Task goal. Nothing is needed except the lines below that run from the one with "heat capacity 1.01×10^8" through the one with "Consider a slab-ocean", repeated exactly.

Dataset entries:
* * *
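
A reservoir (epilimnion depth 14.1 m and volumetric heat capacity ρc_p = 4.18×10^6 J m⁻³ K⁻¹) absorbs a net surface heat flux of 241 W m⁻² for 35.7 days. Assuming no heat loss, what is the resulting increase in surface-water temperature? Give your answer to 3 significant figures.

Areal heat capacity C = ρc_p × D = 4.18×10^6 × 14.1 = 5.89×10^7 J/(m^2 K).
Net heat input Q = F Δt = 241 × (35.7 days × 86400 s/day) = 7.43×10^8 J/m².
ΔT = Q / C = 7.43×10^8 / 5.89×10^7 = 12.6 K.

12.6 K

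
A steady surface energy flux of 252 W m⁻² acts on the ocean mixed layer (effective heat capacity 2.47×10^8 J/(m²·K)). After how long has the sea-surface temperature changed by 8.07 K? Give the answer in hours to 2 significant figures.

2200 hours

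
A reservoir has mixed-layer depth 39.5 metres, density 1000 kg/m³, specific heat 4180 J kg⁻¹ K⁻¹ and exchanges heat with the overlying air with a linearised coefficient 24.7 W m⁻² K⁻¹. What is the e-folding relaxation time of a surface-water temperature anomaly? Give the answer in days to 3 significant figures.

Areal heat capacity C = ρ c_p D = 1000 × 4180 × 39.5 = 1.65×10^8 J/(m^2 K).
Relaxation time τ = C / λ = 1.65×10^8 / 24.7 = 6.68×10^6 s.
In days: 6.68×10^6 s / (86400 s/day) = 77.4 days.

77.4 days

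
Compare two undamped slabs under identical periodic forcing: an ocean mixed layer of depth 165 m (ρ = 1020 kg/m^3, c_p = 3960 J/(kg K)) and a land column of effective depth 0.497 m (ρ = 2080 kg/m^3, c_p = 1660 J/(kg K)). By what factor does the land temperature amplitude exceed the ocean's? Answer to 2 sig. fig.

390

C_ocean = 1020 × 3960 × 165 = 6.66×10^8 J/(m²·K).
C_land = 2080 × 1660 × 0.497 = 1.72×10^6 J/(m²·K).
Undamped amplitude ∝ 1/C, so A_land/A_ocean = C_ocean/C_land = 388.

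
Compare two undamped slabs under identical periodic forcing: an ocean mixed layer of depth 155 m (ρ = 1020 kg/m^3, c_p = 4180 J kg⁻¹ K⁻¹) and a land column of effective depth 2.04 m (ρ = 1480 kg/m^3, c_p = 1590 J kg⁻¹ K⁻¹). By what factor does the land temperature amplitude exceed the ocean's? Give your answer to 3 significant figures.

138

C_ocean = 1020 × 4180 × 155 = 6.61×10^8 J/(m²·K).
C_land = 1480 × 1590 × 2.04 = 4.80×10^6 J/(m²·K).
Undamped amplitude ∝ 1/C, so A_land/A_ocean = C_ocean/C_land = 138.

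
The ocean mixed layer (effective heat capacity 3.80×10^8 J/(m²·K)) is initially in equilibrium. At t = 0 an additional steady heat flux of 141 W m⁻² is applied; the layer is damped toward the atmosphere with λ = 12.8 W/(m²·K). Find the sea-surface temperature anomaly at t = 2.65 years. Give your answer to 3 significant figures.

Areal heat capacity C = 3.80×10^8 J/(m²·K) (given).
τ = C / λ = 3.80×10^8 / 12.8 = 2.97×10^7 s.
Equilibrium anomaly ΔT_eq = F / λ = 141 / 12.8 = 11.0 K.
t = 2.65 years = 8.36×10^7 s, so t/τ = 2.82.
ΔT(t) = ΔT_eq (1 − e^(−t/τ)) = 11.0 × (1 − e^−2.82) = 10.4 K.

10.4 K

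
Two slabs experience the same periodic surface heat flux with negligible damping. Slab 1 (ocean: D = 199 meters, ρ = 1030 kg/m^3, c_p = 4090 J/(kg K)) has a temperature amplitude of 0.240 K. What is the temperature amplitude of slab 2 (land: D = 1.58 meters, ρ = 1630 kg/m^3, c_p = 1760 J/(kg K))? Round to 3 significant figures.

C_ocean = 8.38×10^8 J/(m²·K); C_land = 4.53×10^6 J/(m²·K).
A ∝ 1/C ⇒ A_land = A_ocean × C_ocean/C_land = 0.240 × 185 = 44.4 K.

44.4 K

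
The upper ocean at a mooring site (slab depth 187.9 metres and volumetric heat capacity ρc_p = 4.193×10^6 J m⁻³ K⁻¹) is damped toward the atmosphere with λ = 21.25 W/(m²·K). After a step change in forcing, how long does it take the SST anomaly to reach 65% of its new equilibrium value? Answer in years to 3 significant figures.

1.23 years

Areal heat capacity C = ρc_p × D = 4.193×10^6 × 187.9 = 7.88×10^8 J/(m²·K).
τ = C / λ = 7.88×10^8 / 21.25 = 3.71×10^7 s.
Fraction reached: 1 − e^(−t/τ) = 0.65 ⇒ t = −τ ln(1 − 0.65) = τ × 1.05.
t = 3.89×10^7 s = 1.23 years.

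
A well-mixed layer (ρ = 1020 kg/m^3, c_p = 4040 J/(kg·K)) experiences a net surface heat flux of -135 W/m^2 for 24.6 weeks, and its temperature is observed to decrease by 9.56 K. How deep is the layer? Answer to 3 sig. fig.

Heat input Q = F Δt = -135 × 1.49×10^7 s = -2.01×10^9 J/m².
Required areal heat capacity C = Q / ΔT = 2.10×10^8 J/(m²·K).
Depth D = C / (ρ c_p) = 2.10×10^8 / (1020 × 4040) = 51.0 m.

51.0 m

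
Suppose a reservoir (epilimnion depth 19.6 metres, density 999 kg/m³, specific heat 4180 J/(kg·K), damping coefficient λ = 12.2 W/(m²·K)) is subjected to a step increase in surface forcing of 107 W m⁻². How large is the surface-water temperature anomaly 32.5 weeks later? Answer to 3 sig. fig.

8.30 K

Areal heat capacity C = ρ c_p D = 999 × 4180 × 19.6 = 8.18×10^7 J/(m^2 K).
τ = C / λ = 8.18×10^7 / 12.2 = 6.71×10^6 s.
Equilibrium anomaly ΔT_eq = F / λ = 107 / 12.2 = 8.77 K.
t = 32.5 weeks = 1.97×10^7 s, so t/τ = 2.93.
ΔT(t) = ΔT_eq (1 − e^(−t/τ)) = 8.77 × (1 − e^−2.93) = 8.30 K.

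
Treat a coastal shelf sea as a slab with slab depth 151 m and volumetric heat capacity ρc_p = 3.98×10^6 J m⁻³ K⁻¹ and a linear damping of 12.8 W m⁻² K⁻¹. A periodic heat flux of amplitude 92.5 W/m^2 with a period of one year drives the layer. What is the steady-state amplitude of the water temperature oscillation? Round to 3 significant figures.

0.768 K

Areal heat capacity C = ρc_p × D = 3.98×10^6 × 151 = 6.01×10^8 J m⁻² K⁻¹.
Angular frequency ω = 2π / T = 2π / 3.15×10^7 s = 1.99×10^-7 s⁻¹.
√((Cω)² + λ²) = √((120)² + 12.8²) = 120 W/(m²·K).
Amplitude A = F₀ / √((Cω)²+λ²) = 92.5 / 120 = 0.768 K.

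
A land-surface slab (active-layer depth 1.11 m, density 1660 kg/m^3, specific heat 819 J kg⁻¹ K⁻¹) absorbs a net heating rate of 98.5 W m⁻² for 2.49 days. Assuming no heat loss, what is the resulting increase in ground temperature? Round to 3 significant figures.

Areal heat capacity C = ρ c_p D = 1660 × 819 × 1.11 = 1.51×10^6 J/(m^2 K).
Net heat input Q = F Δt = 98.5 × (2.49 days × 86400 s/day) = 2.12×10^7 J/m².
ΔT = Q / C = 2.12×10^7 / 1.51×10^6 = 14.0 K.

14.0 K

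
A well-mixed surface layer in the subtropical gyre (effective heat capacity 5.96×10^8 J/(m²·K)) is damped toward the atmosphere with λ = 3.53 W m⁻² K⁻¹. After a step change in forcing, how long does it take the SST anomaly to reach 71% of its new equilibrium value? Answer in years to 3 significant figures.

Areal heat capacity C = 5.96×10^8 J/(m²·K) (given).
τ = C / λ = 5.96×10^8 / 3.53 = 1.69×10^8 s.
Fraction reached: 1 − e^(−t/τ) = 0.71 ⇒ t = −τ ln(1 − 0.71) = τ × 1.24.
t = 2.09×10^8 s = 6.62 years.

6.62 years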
* * *
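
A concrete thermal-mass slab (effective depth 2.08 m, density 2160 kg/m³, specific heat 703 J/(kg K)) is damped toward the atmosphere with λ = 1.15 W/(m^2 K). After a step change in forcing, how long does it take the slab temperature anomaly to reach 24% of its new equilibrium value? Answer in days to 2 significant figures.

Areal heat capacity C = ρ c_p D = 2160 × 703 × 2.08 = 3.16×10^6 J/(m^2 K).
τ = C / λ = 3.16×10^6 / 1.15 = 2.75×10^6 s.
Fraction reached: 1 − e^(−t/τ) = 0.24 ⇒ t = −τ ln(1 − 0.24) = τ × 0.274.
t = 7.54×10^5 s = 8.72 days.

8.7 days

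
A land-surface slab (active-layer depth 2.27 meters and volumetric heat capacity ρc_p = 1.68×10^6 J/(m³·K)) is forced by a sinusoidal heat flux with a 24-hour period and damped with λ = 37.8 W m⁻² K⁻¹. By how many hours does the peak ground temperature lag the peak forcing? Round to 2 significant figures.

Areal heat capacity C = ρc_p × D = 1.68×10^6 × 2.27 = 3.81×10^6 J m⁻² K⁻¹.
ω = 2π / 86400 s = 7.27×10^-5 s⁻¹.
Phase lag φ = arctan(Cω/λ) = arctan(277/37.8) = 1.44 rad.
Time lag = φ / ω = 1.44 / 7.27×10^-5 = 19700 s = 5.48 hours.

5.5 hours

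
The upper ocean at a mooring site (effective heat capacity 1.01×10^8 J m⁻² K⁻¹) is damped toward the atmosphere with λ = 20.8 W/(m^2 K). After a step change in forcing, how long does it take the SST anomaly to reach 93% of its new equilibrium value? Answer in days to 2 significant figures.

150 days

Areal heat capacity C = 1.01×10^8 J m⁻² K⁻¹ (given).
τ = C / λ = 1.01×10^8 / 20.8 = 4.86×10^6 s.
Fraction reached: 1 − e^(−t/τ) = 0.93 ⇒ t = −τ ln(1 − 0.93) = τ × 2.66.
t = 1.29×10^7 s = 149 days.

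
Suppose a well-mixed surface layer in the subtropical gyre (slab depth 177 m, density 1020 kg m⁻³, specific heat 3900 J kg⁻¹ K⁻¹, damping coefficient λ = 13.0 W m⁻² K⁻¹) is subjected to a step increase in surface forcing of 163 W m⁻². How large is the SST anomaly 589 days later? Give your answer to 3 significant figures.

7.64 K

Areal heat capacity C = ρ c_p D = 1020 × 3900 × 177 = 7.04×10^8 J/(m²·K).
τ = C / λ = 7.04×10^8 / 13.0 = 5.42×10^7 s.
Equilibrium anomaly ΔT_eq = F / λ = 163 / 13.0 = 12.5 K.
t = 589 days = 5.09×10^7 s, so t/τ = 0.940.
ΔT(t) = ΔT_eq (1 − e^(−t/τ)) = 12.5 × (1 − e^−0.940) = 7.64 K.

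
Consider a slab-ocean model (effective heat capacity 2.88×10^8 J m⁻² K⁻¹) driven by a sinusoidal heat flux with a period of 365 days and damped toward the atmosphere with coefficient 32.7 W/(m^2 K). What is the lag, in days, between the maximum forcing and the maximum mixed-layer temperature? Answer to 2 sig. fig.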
* * *
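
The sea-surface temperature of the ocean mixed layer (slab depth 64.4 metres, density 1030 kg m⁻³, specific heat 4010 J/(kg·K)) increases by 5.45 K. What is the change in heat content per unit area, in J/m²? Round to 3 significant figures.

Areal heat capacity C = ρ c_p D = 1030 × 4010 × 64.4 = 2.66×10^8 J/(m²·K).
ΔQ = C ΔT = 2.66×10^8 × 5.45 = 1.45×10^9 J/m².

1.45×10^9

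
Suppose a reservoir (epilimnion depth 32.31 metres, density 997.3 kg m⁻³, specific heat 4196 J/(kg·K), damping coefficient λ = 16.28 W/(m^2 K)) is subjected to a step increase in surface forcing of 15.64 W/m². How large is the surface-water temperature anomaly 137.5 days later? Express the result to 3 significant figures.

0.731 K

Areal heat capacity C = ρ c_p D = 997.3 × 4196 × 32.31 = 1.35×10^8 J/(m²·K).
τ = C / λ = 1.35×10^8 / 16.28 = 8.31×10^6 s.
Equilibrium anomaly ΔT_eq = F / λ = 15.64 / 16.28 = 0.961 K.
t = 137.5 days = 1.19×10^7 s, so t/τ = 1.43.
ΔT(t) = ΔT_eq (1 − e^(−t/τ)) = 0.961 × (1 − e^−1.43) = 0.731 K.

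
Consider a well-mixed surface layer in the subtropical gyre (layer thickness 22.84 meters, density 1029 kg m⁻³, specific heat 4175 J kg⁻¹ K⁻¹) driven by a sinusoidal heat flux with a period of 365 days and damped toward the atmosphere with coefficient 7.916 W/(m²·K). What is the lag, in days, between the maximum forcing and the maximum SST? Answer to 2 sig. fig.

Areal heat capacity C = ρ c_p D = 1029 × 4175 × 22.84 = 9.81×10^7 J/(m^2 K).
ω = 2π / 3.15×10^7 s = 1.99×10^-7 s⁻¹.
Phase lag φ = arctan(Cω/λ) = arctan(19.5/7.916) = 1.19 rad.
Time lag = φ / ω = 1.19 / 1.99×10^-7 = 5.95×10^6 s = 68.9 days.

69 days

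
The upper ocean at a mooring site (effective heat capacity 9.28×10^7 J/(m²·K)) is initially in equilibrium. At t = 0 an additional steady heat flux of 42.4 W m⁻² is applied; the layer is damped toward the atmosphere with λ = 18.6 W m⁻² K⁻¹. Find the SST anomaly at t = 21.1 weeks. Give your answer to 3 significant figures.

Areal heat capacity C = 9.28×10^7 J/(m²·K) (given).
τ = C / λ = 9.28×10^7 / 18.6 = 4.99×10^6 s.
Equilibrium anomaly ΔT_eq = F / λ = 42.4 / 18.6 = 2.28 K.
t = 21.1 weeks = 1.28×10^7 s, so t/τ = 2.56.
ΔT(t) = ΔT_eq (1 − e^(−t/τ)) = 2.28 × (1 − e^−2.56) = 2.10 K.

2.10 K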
* * *
Finished exercise.
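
The upper ocean at a mooring site (effective heat capacity 1.01×10^8 J m⁻² K⁻¹) is damped toward the atmosphere with λ = 20.8 W/(m^2 K). After a step change in forcing, how long does it take the SST anomaly to reach 93% of its new equilibrium value? Answer in days to 2 significant figures.

150 days

Areal heat capacity C = 1.01×10^8 J m⁻² K⁻¹ (given).
τ = C / λ = 1.01×10^8 / 20.8 = 4.86×10^6 s.
Fraction reached: 1 − e^(−t/τ) = 0.93 ⇒ t = −τ ln(1 − 0.93) = τ × 2.66.
t = 1.29×10^7 s = 149 days.

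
Suppose a well-mixed surface layer in the subtropical gyre (slab depth 177 m, density 1020 kg m⁻³, specific heat 3900 J kg⁻¹ K⁻¹, damping coefficient λ = 13.0 W m⁻² K⁻¹) is subjected to a step increase in surface forcing of 163 W m⁻². How large is the SST anomaly 589 days later? Give your answer to 3 significant figures.

7.64 K

Areal heat capacity C = ρ c_p D = 1020 × 3900 × 177 = 7.04×10^8 J/(m²·K).
τ = C / λ = 7.04×10^8 / 13.0 = 5.42×10^7 s.
Equilibrium anomaly ΔT_eq = F / λ = 163 / 13.0 = 12.5 K.
t = 589 days = 5.09×10^7 s, so t/τ = 0.940.
ΔT(t) = ΔT_eq (1 − e^(−t/τ)) = 12.5 × (1 − e^−0.940) = 7.64 K.

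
Consider a slab-ocean model (effective heat capacity 2.88×10^8 J m⁻² K⁻¹) driven by a sinusoidal heat flux with a period of 365 days and damped toward the atmosphere with coefficient 32.7 W/(m^2 K). What is the lag, in days, between the maximum forcing and the maximum mixed-layer temperature? Answer to 2 sig. fig.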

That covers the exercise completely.